_Input_
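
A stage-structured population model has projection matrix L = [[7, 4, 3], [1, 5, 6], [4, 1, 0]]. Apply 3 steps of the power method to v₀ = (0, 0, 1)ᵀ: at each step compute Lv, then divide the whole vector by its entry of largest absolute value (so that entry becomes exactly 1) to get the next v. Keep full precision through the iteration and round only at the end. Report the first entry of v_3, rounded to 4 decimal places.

1.0000

Lv0 = (3.00000, 6.00000, 0.00000); divide by 6.00000 → v1 = (0.50000, 1.00000, 0.00000)
Lv1 = (7.50000, 5.50000, 3.00000); divide by 7.50000 → v2 = (1.00000, 0.73333, 0.40000)
Lv2 = (11.13333, 7.06667, 4.73333); divide by 11.13333 → v3 = (1.00000, 0.63473, 0.42515)
Requested entry of v3: 501/501 = 1.0000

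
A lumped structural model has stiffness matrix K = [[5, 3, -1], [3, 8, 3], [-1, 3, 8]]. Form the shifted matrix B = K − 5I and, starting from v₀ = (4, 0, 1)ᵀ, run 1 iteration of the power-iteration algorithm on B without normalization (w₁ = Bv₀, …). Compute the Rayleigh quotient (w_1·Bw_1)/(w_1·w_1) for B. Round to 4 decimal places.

μ ≈ 2.1850

B = K − 5I has rows (0, 3, -1); (3, 3, 3); (-1, 3, 3)
w1 = Bv₀ = (0·4 + 3·0 + (-1)·1; 3·4 + 3·0 + 3·1; (-1)·4 + 3·0 + 3·1) = (-1, 15, -1)
Bw1 = (46, 39, 43)
w1·Bw1 = 496; w1·w1 = 227; μ ≈ 496/227 = 2.1850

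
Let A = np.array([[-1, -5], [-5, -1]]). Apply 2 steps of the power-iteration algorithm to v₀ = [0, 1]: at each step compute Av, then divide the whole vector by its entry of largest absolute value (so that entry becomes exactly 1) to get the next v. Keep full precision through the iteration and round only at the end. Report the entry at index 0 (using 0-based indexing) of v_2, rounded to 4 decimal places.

0.3846

Av0 = (-5.00000, -1.00000); divide by -5.00000 → v1 = (1.00000, 0.20000)
Av1 = (-2.00000, -5.20000); divide by -5.20000 → v2 = (0.38462, 1.00000)
Requested entry of v2: 10/26 = 0.3846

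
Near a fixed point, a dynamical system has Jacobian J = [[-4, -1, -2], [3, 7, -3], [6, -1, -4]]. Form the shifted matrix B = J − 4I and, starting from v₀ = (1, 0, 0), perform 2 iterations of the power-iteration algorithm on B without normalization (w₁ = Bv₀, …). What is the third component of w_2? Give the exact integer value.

B = J − 4I has rows (-8, -1, -2); (3, 3, -3); (6, -1, -8)
w1 = Bv₀ = ((-8)·1 + (-1)·0 + (-2)·0; 3·1 + 3·0 + (-3)·0; 6·1 + (-1)·0 + (-8)·0) = (-8, 3, 6)
w2 = Bw1 = ((-8)·(-8) + (-1)·3 + (-2)·6; 3·(-8) + 3·3 + (-3)·6; 6·(-8) + (-1)·3 + (-8)·6) = (49, -33, -99)
Requested component of w2: -99

-99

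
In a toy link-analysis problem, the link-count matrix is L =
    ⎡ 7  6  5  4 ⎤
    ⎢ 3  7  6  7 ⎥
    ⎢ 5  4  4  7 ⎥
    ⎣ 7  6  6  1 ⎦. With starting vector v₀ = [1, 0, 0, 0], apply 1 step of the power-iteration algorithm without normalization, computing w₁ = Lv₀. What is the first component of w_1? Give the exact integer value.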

_Work task_
Transcribe each of the records above exactly.

_Written response_
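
A stage-structured population model has projection matrix L = [[7, 4, 3], [1, 5, 6], [4, 1, 0]]. Apply 3 steps of the power method to v₀ = (0, 0, 1)ᵀ: at each step compute Lv, then divide the whole vector by its entry of largest absolute value (so that entry becomes exactly 1) to get the next v. Keep full precision through the iteration and round only at the end. Report the first entry of v_3, rounded to 4 decimal places.

1.0000

Lv0 = (3.00000, 6.00000, 0.00000); divide by 6.00000 → v1 = (0.50000, 1.00000, 0.00000)
Lv1 = (7.50000, 5.50000, 3.00000); divide by 7.50000 → v2 = (1.00000, 0.73333, 0.40000)
Lv2 = (11.13333, 7.06667, 4.73333); divide by 11.13333 → v3 = (1.00000, 0.63473, 0.42515)
Requested entry of v3: 501/501 = 1.0000

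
A lumped structural model has stiffness matrix K = [[5, 3, -1], [3, 8, 3], [-1, 3, 8]]. Form the shifted matrix B = K − 5I and, starting from v₀ = (4, 0, 1)ᵀ, run 1 iteration of the power-iteration algorithm on B without normalization (w₁ = Bv₀, …). Compute the Rayleigh quotient (w_1·Bw_1)/(w_1·w_1) for B. Round to 4 decimal places.

μ ≈ 2.1850

B = K − 5I has rows (0, 3, -1); (3, 3, 3); (-1, 3, 3)
w1 = Bv₀ = (0·4 + 3·0 + (-1)·1; 3·4 + 3·0 + 3·1; (-1)·4 + 3·0 + 3·1) = (-1, 15, -1)
Bw1 = (46, 39, 43)
w1·Bw1 = 496; w1·w1 = 227; μ ≈ 496/227 = 2.1850

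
Let A = np.array([[-1, -5], [-5, -1]]). Apply 2 steps of the power-iteration algorithm to v₀ = [0, 1]: at each step compute Av, then divide the whole vector by its entry of largest absolute value (so that entry becomes exactly 1) to get the next v. Keep full precision through the iteration and round only at the end. Report the entry at index 0 (using 0-based indexing) of v_2, rounded to 4 decimal places.

0.3846

Av0 = (-5.00000, -1.00000); divide by -5.00000 → v1 = (1.00000, 0.20000)
Av1 = (-2.00000, -5.20000); divide by -5.20000 → v2 = (0.38462, 1.00000)
Requested entry of v2: 10/26 = 0.3846

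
Near a fixed point, a dynamical system has Jacobian J = [[-4, -1, -2], [3, 7, -3], [6, -1, -4]]. Form the shifted matrix B = J − 4I and, starting from v₀ = (1, 0, 0), perform 2 iterations of the power-iteration algorithm on B without normalization (w₁ = Bv₀, …). What is the third component of w_2? Give the exact integer value.

B = J − 4I has rows (-8, -1, -2); (3, 3, -3); (6, -1, -8)
w1 = Bv₀ = ((-8)·1 + (-1)·0 + (-2)·0; 3·1 + 3·0 + (-3)·0; 6·1 + (-1)·0 + (-8)·0) = (-8, 3, 6)
w2 = Bw1 = ((-8)·(-8) + (-1)·3 + (-2)·6; 3·(-8) + 3·3 + (-3)·6; 6·(-8) + (-1)·3 + (-8)·6) = (49, -33, -99)
Requested component of w2: -99

-99

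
In a toy link-analysis problem, the link-count matrix is L =
    ⎡ 7  6  5  4 ⎤
    ⎢ 3  7  6  7 ⎥
    ⎢ 5  4  4  7 ⎥
    ⎣ 7  6  6  1 ⎦. With starting vector v₀ = [1, 0, 0, 0], apply 1 step of the power-iteration algorithm without normalization, computing w₁ = Lv₀. What is the first component of w_1? Give the exact integer value.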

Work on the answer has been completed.